__PROBLEM TO WORK ON__
Retype, without any change, the line that contains "A current of 4.00" and every line that follows it to the end of the entries, and nothing else.

====

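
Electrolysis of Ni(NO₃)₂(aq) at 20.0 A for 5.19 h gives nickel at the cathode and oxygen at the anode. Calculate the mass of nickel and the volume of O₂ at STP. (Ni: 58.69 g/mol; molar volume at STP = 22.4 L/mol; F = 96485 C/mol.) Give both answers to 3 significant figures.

114 g Ni; 21.7 L O₂

Q = 20.0 × 18684 = 3.737×10^5 C; n(e⁻) = 3.737×10^5 / 96485 = 3.873 mol
Cathode: Ni²⁺ + 2e⁻ → Ni → n(Ni) = 3.873/2 = 1.937 mol → 114 g
Anode: 2H₂O → O₂ + 4H⁺ + 4e⁻ → n(O₂) = 3.873/4 = 0.9683 mol → 21.7 L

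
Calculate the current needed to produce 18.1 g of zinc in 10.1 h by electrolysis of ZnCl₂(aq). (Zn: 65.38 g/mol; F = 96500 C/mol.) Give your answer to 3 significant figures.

n(Zn) = 18.1 / 65.38 = 0.2768 mol
Zn²⁺ + 2e⁻ → Zn, so n(e⁻) = 2 × 0.2768 = 0.5536 mol
Q = 0.5536 × 96500 = 53420 C
I = Q / t = 53420 / 36360 s = 1.47 A

1.47 A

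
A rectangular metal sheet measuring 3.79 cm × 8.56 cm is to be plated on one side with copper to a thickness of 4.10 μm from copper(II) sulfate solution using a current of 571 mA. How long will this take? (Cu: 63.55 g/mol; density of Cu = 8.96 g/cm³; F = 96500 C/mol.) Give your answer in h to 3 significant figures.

0.176 h

Plated area = 3.79 × 8.56 = 32.44 cm²
Volume = 32.44 × 4.10×10⁻⁴ cm = 0.01330 cm³
m(Cu) = 0.01330 × 8.96 = 0.1192 g
n(Cu) = 0.1192 / 63.55 = 0.001876 mol; n(e⁻) = 2 × 0.001876 = 0.003752 mol
Q = 0.003752 × 96500 = 362.1 C
t = 362.1 / 0.571 = 634.2 s = 0.176 h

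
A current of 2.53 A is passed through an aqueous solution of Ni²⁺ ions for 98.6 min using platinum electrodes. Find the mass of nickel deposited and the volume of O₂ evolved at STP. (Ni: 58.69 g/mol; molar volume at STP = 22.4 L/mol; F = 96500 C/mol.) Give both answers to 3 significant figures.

Q = 2.53 × 5916 = 14970 C; n(e⁻) = 14970 / 96500 = 0.1551 mol
Cathode: Ni²⁺ + 2e⁻ → Ni → n(Ni) = 0.1551/2 = 0.07755 mol → 4.55 g
Anode: 2H₂O → O₂ + 4H⁺ + 4e⁻ → n(O₂) = 0.1551/4 = 0.03878 mol → 0.869 L

4.55 g Ni; 0.869 L O₂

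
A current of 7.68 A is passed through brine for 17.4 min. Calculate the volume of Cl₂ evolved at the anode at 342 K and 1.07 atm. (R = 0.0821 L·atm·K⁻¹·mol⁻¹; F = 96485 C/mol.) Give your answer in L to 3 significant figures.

Charge passed = 7.68 × 1044 = 8018 C
n(e⁻) = Q/F = 8018/96485 = 0.08310 mol
2Cl⁻ → Cl₂ + 2e⁻, so n(Cl₂) = 0.08310 / 2 = 0.04155 mol
V = nRT/P = 0.04155 × 0.0821 × 342 / 1.07 = 1.090 L

1.09 L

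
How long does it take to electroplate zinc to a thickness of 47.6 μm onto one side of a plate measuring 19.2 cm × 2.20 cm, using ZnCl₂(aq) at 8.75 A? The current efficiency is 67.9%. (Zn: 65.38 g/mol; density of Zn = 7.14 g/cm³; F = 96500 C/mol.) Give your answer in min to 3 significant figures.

11.9 min

Plated area = 19.2 × 2.20 = 42.24 cm²
Volume = 42.24 × 47.6×10⁻⁴ cm = 0.2011 cm³
m(Zn) = 0.2011 × 7.14 = 1.436 g
n(Zn) = 1.436 / 65.38 = 0.02196 mol; n(e⁻) = 2 × 0.02196 = 0.04392 mol
Q = 0.04392 × 96500 / 0.679 = 6242 C
t = 6242 / 8.75 = 713.4 s = 11.9 min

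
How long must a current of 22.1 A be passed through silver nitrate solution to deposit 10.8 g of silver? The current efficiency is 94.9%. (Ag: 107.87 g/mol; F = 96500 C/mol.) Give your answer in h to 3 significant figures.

0.128 h

n(Ag) = 10.8 / 107.87 = 0.1001 mol
Ag⁺ + e⁻ → Ag, so n(e⁻) = 0.1001 mol
Q = 0.1001 × 96500 / 0.949 = 10180 C
t = Q / I = 10180 / 22.1 = 460.6 s = 0.128 h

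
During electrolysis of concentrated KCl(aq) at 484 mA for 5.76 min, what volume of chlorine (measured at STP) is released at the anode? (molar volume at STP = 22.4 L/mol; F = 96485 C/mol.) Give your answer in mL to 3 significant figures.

19.4 mL

Q = 0.484 A × 345.6 s = 167.3 C
n(e⁻) = Q/F = 167.3/96485 = 0.001734 mol
2Cl⁻ → Cl₂ + 2e⁻, so n(Cl₂) = 0.001734 / 2 = 8.670×10^-4 mol
V = 8.670×10^-4 × 22.4 = 0.01942 L
= 19.4 mL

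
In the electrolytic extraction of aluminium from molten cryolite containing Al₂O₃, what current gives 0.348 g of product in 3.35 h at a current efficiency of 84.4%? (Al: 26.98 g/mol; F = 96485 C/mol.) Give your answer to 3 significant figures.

0.367 A

n(Al) = 0.348 / 26.98 = 0.01290 mol
Al³⁺ + 3e⁻ → Al, so n(e⁻) = 3 × 0.01290 = 0.03870 mol
Q = 0.03870 × 96485 / 0.844 = 4424 C
I = Q / t = 4424 / 12060 s = 0.367 A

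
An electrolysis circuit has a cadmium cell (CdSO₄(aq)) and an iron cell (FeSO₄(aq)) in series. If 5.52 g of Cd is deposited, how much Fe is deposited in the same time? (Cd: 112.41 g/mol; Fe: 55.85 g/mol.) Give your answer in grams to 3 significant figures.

n(Cd) = 5.52 / 112.41 = 0.04911 mol
Cd²⁺ + 2e⁻ → Cd, so n(e⁻) = 2 × 0.04911 = 0.09822 mol
Since the cells are in series, n(e⁻) in the Fe cell is also 0.09822 mol.
Fe²⁺ + 2e⁻ → Fe, so n(Fe) = 0.09822 / 2 = 0.04911 mol
m(Fe) = 0.04911 × 55.85 = 2.74 g

2.74 g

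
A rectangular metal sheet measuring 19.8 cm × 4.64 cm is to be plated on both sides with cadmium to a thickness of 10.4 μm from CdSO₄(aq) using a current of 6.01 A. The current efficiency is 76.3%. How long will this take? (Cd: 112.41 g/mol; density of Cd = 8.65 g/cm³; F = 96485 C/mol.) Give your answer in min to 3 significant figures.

10.3 min

Plated area = 2 × 19.8 × 4.64 = 183.7 cm²
Volume = 183.7 × 10.4×10⁻⁴ cm = 0.1910 cm³
m(Cd) = 0.1910 × 8.65 = 1.652 g
n(Cd) = 1.652 / 112.41 = 0.01470 mol; n(e⁻) = 2 × 0.01470 = 0.02940 mol
Q = 0.02940 × 96485 / 0.763 = 3718 C
t = 3718 / 6.01 = 618.6 s = 10.3 min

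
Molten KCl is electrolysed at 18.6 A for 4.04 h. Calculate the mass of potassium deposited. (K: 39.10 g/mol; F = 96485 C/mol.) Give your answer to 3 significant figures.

110 g

Q = 18.6 A × 14544 s = 2.705×10^5 C
n(e⁻) = 2.705×10^5 / 96485 = 2.804 mol
K⁺ + e⁻ → K, so n(K) = 2.804 mol
m = 2.804 × 39.10 = 110 g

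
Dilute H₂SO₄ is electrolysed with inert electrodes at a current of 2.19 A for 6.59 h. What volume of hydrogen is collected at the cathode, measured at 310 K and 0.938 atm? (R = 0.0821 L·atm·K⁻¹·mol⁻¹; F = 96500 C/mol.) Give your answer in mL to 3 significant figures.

Charge passed = 2.19 × 23724 = 51960 C
Moles of electrons = 51960 / 96500 = 0.5384 mol
2H⁺ + 2e⁻ → H₂, so n(H₂) = 0.5384 / 2 = 0.2692 mol
V = nRT/P = 0.2692 × 0.0821 × 310 / 0.938 = 7.304 L
= 7300 mL

7300 mL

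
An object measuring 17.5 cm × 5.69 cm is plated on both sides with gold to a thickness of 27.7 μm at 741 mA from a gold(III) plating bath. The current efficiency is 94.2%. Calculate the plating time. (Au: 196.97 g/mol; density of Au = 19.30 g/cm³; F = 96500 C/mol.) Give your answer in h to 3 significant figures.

6.23 h

Plated area = 2 × 17.5 × 5.69 = 199.2 cm²
Volume = 199.2 × 27.7×10⁻⁴ cm = 0.5518 cm³
m(Au) = 0.5518 × 19.30 = 10.65 g
n(Au) = 10.65 / 196.97 = 0.05407 mol; n(e⁻) = 3 × 0.05407 = 0.1622 mol
Q = 0.1622 × 96500 / 0.942 = 16620 C
t = 16620 / 0.741 = 22430 s = 6.23 h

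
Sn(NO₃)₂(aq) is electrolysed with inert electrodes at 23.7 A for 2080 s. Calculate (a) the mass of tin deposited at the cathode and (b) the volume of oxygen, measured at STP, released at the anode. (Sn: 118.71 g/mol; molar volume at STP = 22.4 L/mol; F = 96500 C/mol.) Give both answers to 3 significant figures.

30.3 g Sn; 2.86 L O₂

Q = 23.7 × 2080 = 49300 C; n(e⁻) = 49300 / 96500 = 0.5109 mol
Cathode: Sn²⁺ + 2e⁻ → Sn → n(Sn) = 0.5109/2 = 0.2555 mol → 30.3 g
Anode: 2H₂O → O₂ + 4H⁺ + 4e⁻ → n(O₂) = 0.5109/4 = 0.1277 mol → 2.86 L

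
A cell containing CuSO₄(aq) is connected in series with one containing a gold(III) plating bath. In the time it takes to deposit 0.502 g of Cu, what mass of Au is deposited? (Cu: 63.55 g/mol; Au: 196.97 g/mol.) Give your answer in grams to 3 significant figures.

n(Cu) = 0.502 / 63.55 = 0.007899 mol
Cu²⁺ + 2e⁻ → Cu, so n(e⁻) = 2 × 0.007899 = 0.01580 mol
The cells are in series, so the same charge (and hence the same n(e⁻) = 0.01580 mol) passes through both.
Au³⁺ + 3e⁻ → Au, so n(Au) = 0.01580 / 3 = 0.005267 mol
m(Au) = 0.005267 × 196.97 = 1.04 g

1.04 g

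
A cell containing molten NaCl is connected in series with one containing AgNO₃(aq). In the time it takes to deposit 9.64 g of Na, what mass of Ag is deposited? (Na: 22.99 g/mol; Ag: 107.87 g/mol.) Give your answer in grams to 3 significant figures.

n(Na) = 9.64 / 22.99 = 0.4193 mol
Na⁺ + e⁻ → Na, so n(e⁻) = 0.4193 mol
The cells are in series, so the same charge (and hence the same n(e⁻) = 0.4193 mol) passes through both.
Ag⁺ + e⁻ → Ag, so n(Ag) = 0.4193 mol
m(Ag) = 0.4193 × 107.87 = 45.2 g

45.2 g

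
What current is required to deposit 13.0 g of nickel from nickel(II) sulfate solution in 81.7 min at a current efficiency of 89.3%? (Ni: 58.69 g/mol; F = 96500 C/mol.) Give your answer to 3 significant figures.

9.77 A

n(Ni) = 13.0 / 58.69 = 0.2215 mol
Ni²⁺ + 2e⁻ → Ni, so n(e⁻) = 2 × 0.2215 = 0.4430 mol
Q = 0.4430 × 96500 / 0.893 = 47870 C
I = Q / t = 47870 / 4902 s = 9.77 A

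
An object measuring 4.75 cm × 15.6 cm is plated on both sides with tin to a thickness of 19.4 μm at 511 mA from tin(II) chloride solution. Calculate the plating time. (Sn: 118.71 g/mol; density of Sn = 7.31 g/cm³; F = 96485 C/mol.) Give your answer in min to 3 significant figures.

111 min

Plated area = 2 × 4.75 × 15.6 = 148.2 cm²
Volume = 148.2 × 19.4×10⁻⁴ cm = 0.2875 cm³
m(Sn) = 0.2875 × 7.31 = 2.102 g
n(Sn) = 2.102 / 118.71 = 0.01771 mol; n(e⁻) = 2 × 0.01771 = 0.03542 mol
Q = 0.03542 × 96485 = 3417 C
t = 3417 / 0.511 = 6687 s = 111 min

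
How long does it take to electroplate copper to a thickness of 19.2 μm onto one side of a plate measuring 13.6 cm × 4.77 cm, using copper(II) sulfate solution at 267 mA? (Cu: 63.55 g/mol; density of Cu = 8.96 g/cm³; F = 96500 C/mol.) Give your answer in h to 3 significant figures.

Plated area = 13.6 × 4.77 = 64.87 cm²
Volume = 64.87 × 19.2×10⁻⁴ cm = 0.1246 cm³
m(Cu) = 0.1246 × 8.96 = 1.116 g
n(Cu) = 1.116 / 63.55 = 0.01756 mol; n(e⁻) = 2 × 0.01756 = 0.03512 mol
Q = 0.03512 × 96500 = 3389 C
t = 3389 / 0.267 = 12690 s = 3.53 h

3.53 h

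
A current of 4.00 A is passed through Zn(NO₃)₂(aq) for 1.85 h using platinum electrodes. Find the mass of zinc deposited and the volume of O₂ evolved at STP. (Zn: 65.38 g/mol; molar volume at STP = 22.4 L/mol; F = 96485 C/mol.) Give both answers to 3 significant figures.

Q = 4.00 × 6660 = 26640 C; n(e⁻) = 26640 / 96485 = 0.2761 mol
Cathode: Zn²⁺ + 2e⁻ → Zn → n(Zn) = 0.2761/2 = 0.1381 mol → 9.03 g
Anode: 2H₂O → O₂ + 4H⁺ + 4e⁻ → n(O₂) = 0.2761/4 = 0.06903 mol → 1.55 L

9.03 g Zn; 1.55 L O₂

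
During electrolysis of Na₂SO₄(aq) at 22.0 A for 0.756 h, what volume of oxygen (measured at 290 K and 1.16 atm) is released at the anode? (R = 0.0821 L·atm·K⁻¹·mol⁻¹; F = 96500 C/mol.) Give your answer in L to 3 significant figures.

Q = 22.0 A × 2721.6 s = 59880 C
n(e⁻) = Q/F = 59880/96500 = 0.6205 mol
2H₂O → O₂ + 4H⁺ + 4e⁻, so n(O₂) = 0.6205 / 4 = 0.1551 mol
V = nRT/P = 0.1551 × 0.0821 × 290 / 1.16 = 3.183 L

3.18 L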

====

__ANSWER TO THE EXERCISE__
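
A current of 4.00 A is passed through Zn(NO₃)₂(aq) for 1.85 h using platinum electrodes. Find the mass of zinc deposited and the volume of O₂ evolved at STP. (Zn: 65.38 g/mol; molar volume at STP = 22.4 L/mol; F = 96485 C/mol.) Give both answers to 3 significant figures.

Q = 4.00 × 6660 = 26640 C; n(e⁻) = 26640 / 96485 = 0.2761 mol
Cathode: Zn²⁺ + 2e⁻ → Zn → n(Zn) = 0.2761/2 = 0.1381 mol → 9.03 g
Anode: 2H₂O → O₂ + 4H⁺ + 4e⁻ → n(O₂) = 0.2761/4 = 0.06903 mol → 1.55 L

9.03 g Zn; 1.55 L O₂

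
During electrolysis of Na₂SO₄(aq) at 22.0 A for 0.756 h, what volume of oxygen (measured at 290 K and 1.16 atm) is released at the anode? (R = 0.0821 L·atm·K⁻¹·mol⁻¹; F = 96500 C/mol.) Give your answer in L to 3 significant figures.

Q = 22.0 A × 2721.6 s = 59880 C
n(e⁻) = Q/F = 59880/96500 = 0.6205 mol
2H₂O → O₂ + 4H⁺ + 4e⁻, so n(O₂) = 0.6205 / 4 = 0.1551 mol
V = nRT/P = 0.1551 × 0.0821 × 290 / 1.16 = 3.183 L

3.18 L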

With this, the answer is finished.